──────── Information given ────────

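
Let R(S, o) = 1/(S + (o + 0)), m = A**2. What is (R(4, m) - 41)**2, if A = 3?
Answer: 283024/169 ≈ 1674.7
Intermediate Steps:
m = 9 (m = 3**2 = 9)
R(S, o) = 1/(S + o)
(R(4, m) - 41)**2 = (1/(4 + 9) - 41)**2 = (1/13 - 41)**2 = (-532/13)**2 = 283024/169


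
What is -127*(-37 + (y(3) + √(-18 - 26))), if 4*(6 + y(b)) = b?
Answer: 21463/4 - 254*I*√11 ≈ 5365.8 - 842.42*I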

────────

[Aim of the exercise] Whenever the word "What" shows up in a line of the entries, list that line.

[Solution]
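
Let R(S, o) = 1/(S + (o + 0)), m = A**2. What is (R(4, m) - 41)**2, if A = 3?
What is -127*(-37 + (y(3) + √(-18 - 26))), if 4*(6 + y(b)) = b?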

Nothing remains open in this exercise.